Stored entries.
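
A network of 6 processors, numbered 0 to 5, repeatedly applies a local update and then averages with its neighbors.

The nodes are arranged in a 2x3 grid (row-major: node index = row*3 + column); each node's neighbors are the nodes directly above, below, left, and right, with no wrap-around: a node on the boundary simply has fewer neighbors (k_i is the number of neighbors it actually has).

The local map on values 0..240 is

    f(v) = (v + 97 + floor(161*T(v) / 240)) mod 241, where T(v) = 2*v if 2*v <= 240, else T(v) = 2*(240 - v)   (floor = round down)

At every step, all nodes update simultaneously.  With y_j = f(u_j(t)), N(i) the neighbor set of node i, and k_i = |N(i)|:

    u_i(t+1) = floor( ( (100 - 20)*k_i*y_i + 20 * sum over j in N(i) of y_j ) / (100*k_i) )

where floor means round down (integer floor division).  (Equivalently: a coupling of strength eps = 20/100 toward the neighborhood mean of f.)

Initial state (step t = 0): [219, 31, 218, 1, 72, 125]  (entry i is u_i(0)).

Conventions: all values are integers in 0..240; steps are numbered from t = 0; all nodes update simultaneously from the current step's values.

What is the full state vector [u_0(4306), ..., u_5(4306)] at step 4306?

Simulating step by step:
t=0: [219, 31, 218, 1, 72, 125]
t=1: [109, 150, 112, 91, 46, 120]
t=2: [108, 129, 120, 86, 185, 141]
t=3: [105, 130, 135, 67, 112, 128]
t=4: [95, 129, 131, 31, 113, 132]
t=5: [92, 128, 132, 155, 124, 130]
t=6: [82, 129, 132, 120, 134, 133]
t=7: [65, 127, 132, 127, 132, 132]
t=8: [33, 125, 132, 121, 132, 132]
t=9: [166, 137, 132, 139, 132, 132]
t=10: [122, 130, 131, 129, 131, 132]
t=11: [135, 133, 132, 133, 132, 132]
t=12: [131, 131, 132, 131, 132, 132]
t=13: [133, 132, 132, 132, 132, 132]
t=14: [132, 132, 132, 132, 132, 132]
t=15: [132, 132, 132, 132, 132, 132]

Answer: [132, 132, 132, 132, 132, 132]
Key observation: The state at step 14, [132, 132, 132, 132, 132, 132], reappears at step 15: the system is in a cycle of period 1 from step 14 on.  Therefore the state at step 4306 equals the state at step 14 + ((4306 - 14) mod 1) = 14, which is [132, 132, 132, 132, 132, 132].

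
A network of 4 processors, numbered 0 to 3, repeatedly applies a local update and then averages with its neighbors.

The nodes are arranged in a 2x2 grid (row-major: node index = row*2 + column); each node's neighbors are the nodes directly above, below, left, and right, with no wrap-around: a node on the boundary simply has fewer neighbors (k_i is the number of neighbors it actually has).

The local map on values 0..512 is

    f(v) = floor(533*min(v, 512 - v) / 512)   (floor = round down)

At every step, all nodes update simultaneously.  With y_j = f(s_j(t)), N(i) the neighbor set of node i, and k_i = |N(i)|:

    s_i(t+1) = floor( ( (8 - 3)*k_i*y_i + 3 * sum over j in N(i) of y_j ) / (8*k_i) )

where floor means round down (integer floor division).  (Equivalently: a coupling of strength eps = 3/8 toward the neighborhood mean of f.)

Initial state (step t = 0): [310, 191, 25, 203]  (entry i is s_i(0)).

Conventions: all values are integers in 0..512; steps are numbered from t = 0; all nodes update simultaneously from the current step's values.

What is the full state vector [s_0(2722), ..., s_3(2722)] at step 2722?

Answer: [257, 257, 257, 257]
Key observation: The state at step 14, [257, 257, 257, 257], reappears at step 16: the system is in a cycle of period 2 from step 14 on.  Therefore the state at step 2722 equals the state at step 14 + ((2722 - 14) mod 2) = 14, which is [257, 257, 257, 257].

Derivation:
t=0: [310, 191, 25, 203]
t=1: [173, 202, 95, 173]
t=2: [170, 198, 128, 170]
t=3: [173, 194, 149, 173]
t=4: [179, 193, 164, 179]
t=5: [185, 194, 176, 185]
t=6: [192, 197, 186, 192]
t=7: [199, 202, 195, 199]
t=8: [206, 208, 203, 206]
t=9: [213, 215, 212, 213]
t=10: [221, 222, 220, 221]
t=11: [230, 230, 229, 230]
t=12: [238, 239, 238, 238]
t=13: [247, 247, 247, 247]
t=14: [257, 257, 257, 257]
t=15: [265, 265, 265, 265]
t=16: [257, 257, 257, 257]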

TASK.
From the records above, quote only the lines running from the line with "A network of 4" to the line with "3/8 toward the neighborhood mean of f.)", both lines included.

EXPECTED ANSWER.
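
A network of 4 processors, numbered 0 to 3, repeatedly applies a local update and then averages with its neighbors.

The nodes are arranged in a 2x2 grid (row-major: node index = row*2 + column); each node's neighbors are the nodes directly above, below, left, and right, with no wrap-around: a node on the boundary simply has fewer neighbors (k_i is the number of neighbors it actually has).

The local map on values 0..512 is

    f(v) = floor(533*min(v, 512 - v) / 512)   (floor = round down)

At every step, all nodes update simultaneously.  With y_j = f(s_j(t)), N(i) the neighbor set of node i, and k_i = |N(i)|:

    s_i(t+1) = floor( ( (8 - 3)*k_i*y_i + 3 * sum over j in N(i) of y_j ) / (8*k_i) )

where floor means round down (integer floor division).  (Equivalently: a coupling of strength eps = 3/8 toward the neighborhood mean of f.)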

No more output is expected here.